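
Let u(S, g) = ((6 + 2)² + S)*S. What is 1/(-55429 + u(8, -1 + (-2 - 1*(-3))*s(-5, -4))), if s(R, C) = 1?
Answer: -1/54853 ≈ -1.8231e-5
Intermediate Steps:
u(S, g) = S*(64 + S) (u(S, g) = (8² + S)*S = (64 + S)*S = S*(64 + S))
1/(-55429 + u(8, -1 + (-2 - 1*(-3))*s(-5, -4))) = 1/(-55429 + 8*(64 + 8)) = 1/(-55429 + 8*72) = 1/(-55429 + 576) = 1/(-54853) = -1/54853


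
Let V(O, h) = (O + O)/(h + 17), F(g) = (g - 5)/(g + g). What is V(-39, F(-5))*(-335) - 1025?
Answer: 1280/3 ≈ 426.67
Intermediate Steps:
F(g) = (-5 + g)/(2*g) (F(g) = (-5 + g)/((2*g)) = (-5 + g)*(1/(2*g)) = (-5 + g)/(2*g))
V(O, h) = 2*O/(17 + h) (V(O, h) = (2*O)/(17 + h) = 2*O/(17 + h))
V(-39, F(-5))*(-335) - 1025 = (2*(-39)/(17 + (½)*(-5 - 5)/(-5)))*(-335) - 1025 = (2*(-39)/(17 + (½)*(-⅕)*(-10)))*(-335) - 1025 = (2*(-39)/(17 + 1))*(-335) - 1025 = (2*(-39)/18)*(-335) - 1025 = (2*(-39)*(1/18))*(-335) - 1025 = -13/3*(-335) - 1025 = 4355/3 - 1025 = 1280/3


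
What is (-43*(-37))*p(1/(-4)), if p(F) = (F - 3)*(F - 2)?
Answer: 186147/16 ≈ 11634.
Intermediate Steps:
p(F) = (-3 + F)*(-2 + F)
(-43*(-37))*p(1/(-4)) = (-43*(-37))*(6 + (1/(-4))² - 5/(-4)) = 1591*(6 + (-¼)² - 5*(-¼)) = 1591*(6 + 1/16 + 5/4) = 1591*(117/16) = 186147/16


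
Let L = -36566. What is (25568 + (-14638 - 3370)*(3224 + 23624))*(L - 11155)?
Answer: 23070870920736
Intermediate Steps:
(25568 + (-14638 - 3370)*(3224 + 23624))*(L - 11155) = (25568 + (-14638 - 3370)*(3224 + 23624))*(-36566 - 11155) = (25568 - 18008*26848)*(-47721) = (25568 - 483478784)*(-47721) = -483453216*(-47721) = 23070870920736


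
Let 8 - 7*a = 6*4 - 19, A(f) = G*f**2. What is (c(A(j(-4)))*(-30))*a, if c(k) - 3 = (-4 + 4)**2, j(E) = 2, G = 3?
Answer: -270/7 ≈ -38.571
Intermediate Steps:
A(f) = 3*f**2
c(k) = 3 (c(k) = 3 + (-4 + 4)**2 = 3 + 0**2 = 3 + 0 = 3)
a = 3/7 (a = 8/7 - (6*4 - 19)/7 = 8/7 - (24 - 19)/7 = 8/7 - 1/7*5 = 8/7 - 5/7 = 3/7 ≈ 0.42857)
(c(A(j(-4)))*(-30))*a = (3*(-30))*(3/7) = -90*3/7 = -270/7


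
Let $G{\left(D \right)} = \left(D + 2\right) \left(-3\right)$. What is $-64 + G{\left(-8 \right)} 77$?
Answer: $1322$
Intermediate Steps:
$G{\left(D \right)} = -6 - 3 D$ ($G{\left(D \right)} = \left(2 + D\right) \left(-3\right) = -6 - 3 D$)
$-64 + G{\left(-8 \right)} 77 = -64 + \left(-6 - -24\right) 77 = -64 + \left(-6 + 24\right) 77 = -64 + 18 \cdot 77 = -64 + 1386 = 1322$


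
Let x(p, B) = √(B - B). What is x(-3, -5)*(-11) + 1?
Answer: 1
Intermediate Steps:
x(p, B) = 0 (x(p, B) = √0 = 0)
x(-3, -5)*(-11) + 1 = 0*(-11) + 1 = 0 + 1 = 1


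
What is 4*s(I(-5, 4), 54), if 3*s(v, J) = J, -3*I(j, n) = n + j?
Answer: 72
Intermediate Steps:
I(j, n) = -j/3 - n/3 (I(j, n) = -(n + j)/3 = -(j + n)/3 = -j/3 - n/3)
s(v, J) = J/3
4*s(I(-5, 4), 54) = 4*((⅓)*54) = 4*18 = 72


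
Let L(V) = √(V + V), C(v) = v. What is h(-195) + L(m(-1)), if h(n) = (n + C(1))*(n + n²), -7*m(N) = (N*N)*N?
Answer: -7339020 + √14/7 ≈ -7.3390e+6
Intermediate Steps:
m(N) = -N³/7 (m(N) = -N*N*N/7 = -N²*N/7 = -N³/7)
h(n) = (1 + n)*(n + n²) (h(n) = (n + 1)*(n + n²) = (1 + n)*(n + n²))
L(V) = √2*√V (L(V) = √(2*V) = √2*√V)
h(-195) + L(m(-1)) = -195*(1 + (-195)² + 2*(-195)) + √2*√(-⅐*(-1)³) = -195*(1 + 38025 - 390) + √2*√(-⅐*(-1)) = -195*37636 + √2*√(⅐) = -7339020 + √2*(√7/7) = -7339020 + √14/7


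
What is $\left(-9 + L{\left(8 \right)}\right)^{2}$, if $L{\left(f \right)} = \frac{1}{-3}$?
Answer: $\frac{784}{9} \approx 87.111$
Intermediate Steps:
$L{\left(f \right)} = - \frac{1}{3}$
$\left(-9 + L{\left(8 \right)}\right)^{2} = \left(-9 - \frac{1}{3}\right)^{2} = \left(- \frac{28}{3}\right)^{2} = \frac{784}{9}$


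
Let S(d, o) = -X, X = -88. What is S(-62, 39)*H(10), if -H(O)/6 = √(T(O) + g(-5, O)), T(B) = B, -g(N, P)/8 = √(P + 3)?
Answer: -528*√(10 - 8*√13) ≈ -2292.1*I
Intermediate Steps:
g(N, P) = -8*√(3 + P) (g(N, P) = -8*√(P + 3) = -8*√(3 + P))
H(O) = -6*√(O - 8*√(3 + O))
S(d, o) = 88 (S(d, o) = -1*(-88) = 88)
S(-62, 39)*H(10) = 88*(-6*√(10 - 8*√(3 + 10))) = 88*(-6*√(10 - 8*√13)) = -528*√(10 - 8*√13)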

========================

▶ Your instructions
Transcribe all of the data so that each line matches the source exactly.

▶ Expected output
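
Let u(S, g) = ((6 + 2)² + S)*S. What is 1/(-55429 + u(8, -1 + (-2 - 1*(-3))*s(-5, -4))), if s(R, C) = 1?
Answer: -1/54853 ≈ -1.8231e-5
Intermediate Steps:
u(S, g) = S*(64 + S) (u(S, g) = (8² + S)*S = (64 + S)*S = S*(64 + S))
1/(-55429 + u(8, -1 + (-2 - 1*(-3))*s(-5, -4))) = 1/(-55429 + 8*(64 + 8)) = 1/(-55429 + 8*72) = 1/(-55429 + 576) = 1/(-54853) = -1/54853


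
Let V(O, h) = (O + O)/(h + 17), F(g) = (g - 5)/(g + g). What is V(-39, F(-5))*(-335) - 1025?
Answer: 1280/3 ≈ 426.67
Intermediate Steps:
F(g) = (-5 + g)/(2*g) (F(g) = (-5 + g)/((2*g)) = (-5 + g)*(1/(2*g)) = (-5 + g)/(2*g))
V(O, h) = 2*O/(17 + h) (V(O, h) = (2*O)/(17 + h) = 2*O/(17 + h))
V(-39, F(-5))*(-335) - 1025 = (2*(-39)/(17 + (½)*(-5 - 5)/(-5)))*(-335) - 1025 = (2*(-39)/(17 + (½)*(-⅕)*(-10)))*(-335) - 1025 = (2*(-39)/(17 + 1))*(-335) - 1025 = (2*(-39)/18)*(-335) - 1025 = (2*(-39)*(1/18))*(-335) - 1025 = -13/3*(-335) - 1025 = 4355/3 - 1025 = 1280/3


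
What is (-43*(-37))*p(1/(-4)), if p(F) = (F - 3)*(F - 2)?
Answer: 186147/16 ≈ 11634.
Intermediate Steps:
p(F) = (-3 + F)*(-2 + F)
(-43*(-37))*p(1/(-4)) = (-43*(-37))*(6 + (1/(-4))² - 5/(-4)) = 1591*(6 + (-¼)² - 5*(-¼)) = 1591*(6 + 1/16 + 5/4) = 1591*(117/16) = 186147/16


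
Let L = -36566. What is (25568 + (-14638 - 3370)*(3224 + 23624))*(L - 11155)?
Answer: 23070870920736
Intermediate Steps:
(25568 + (-14638 - 3370)*(3224 + 23624))*(L - 11155) = (25568 + (-14638 - 3370)*(3224 + 23624))*(-36566 - 11155) = (25568 - 18008*26848)*(-47721) = (25568 - 483478784)*(-47721) = -483453216*(-47721) = 23070870920736


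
Let 8 - 7*a = 6*4 - 19, A(f) = G*f**2. What is (c(A(j(-4)))*(-30))*a, if c(k) - 3 = (-4 + 4)**2, j(E) = 2, G = 3?
Answer: -270/7 ≈ -38.571
Intermediate Steps:
A(f) = 3*f**2
c(k) = 3 (c(k) = 3 + (-4 + 4)**2 = 3 + 0**2 = 3 + 0 = 3)
a = 3/7 (a = 8/7 - (6*4 - 19)/7 = 8/7 - (24 - 19)/7 = 8/7 - 1/7*5 = 8/7 - 5/7 = 3/7 ≈ 0.42857)
(c(A(j(-4)))*(-30))*a = (3*(-30))*(3/7) = -90*3/7 = -270/7


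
Let $G{\left(D \right)} = \left(D + 2\right) \left(-3\right)$. What is $-64 + G{\left(-8 \right)} 77$?
Answer: $1322$
Intermediate Steps:
$G{\left(D \right)} = -6 - 3 D$ ($G{\left(D \right)} = \left(2 + D\right) \left(-3\right) = -6 - 3 D$)
$-64 + G{\left(-8 \right)} 77 = -64 + \left(-6 - -24\right) 77 = -64 + \left(-6 + 24\right) 77 = -64 + 18 \cdot 77 = -64 + 1386 = 1322$


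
Let x(p, B) = √(B - B). What is x(-3, -5)*(-11) + 1?
Answer: 1
Intermediate Steps:
x(p, B) = 0 (x(p, B) = √0 = 0)
x(-3, -5)*(-11) + 1 = 0*(-11) + 1 = 0 + 1 = 1


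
What is 4*s(I(-5, 4), 54), if 3*s(v, J) = J, -3*I(j, n) = n + j?
Answer: 72
Intermediate Steps:
I(j, n) = -j/3 - n/3 (I(j, n) = -(n + j)/3 = -(j + n)/3 = -j/3 - n/3)
s(v, J) = J/3
4*s(I(-5, 4), 54) = 4*((⅓)*54) = 4*18 = 72


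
Let L(V) = √(V + V), C(v) = v. What is h(-195) + L(m(-1)), if h(n) = (n + C(1))*(n + n²), -7*m(N) = (N*N)*N?
Answer: -7339020 + √14/7 ≈ -7.3390e+6
Intermediate Steps:
m(N) = -N³/7 (m(N) = -N*N*N/7 = -N²*N/7 = -N³/7)
h(n) = (1 + n)*(n + n²) (h(n) = (n + 1)*(n + n²) = (1 + n)*(n + n²))
L(V) = √2*√V (L(V) = √(2*V) = √2*√V)
h(-195) + L(m(-1)) = -195*(1 + (-195)² + 2*(-195)) + √2*√(-⅐*(-1)³) = -195*(1 + 38025 - 390) + √2*√(-⅐*(-1)) = -195*37636 + √2*√(⅐) = -7339020 + √2*(√7/7) = -7339020 + √14/7


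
What is $\left(-9 + L{\left(8 \right)}\right)^{2}$, if $L{\left(f \right)} = \frac{1}{-3}$?
Answer: $\frac{784}{9} \approx 87.111$
Intermediate Steps:
$L{\left(f \right)} = - \frac{1}{3}$
$\left(-9 + L{\left(8 \right)}\right)^{2} = \left(-9 - \frac{1}{3}\right)^{2} = \left(- \frac{28}{3}\right)^{2} = \frac{784}{9}$


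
Let S(d, o) = -X, X = -88. What is S(-62, 39)*H(10), if -H(O)/6 = √(T(O) + g(-5, O)), T(B) = B, -g(N, P)/8 = √(P + 3)?
Answer: -528*√(10 - 8*√13) ≈ -2292.1*I
Intermediate Steps:
g(N, P) = -8*√(3 + P) (g(N, P) = -8*√(P + 3) = -8*√(3 + P))
H(O) = -6*√(O - 8*√(3 + O))
S(d, o) = 88 (S(d, o) = -1*(-88) = 88)
S(-62, 39)*H(10) = 88*(-6*√(10 - 8*√(3 + 10))) = 88*(-6*√(10 - 8*√13)) = -528*√(10 - 8*√13)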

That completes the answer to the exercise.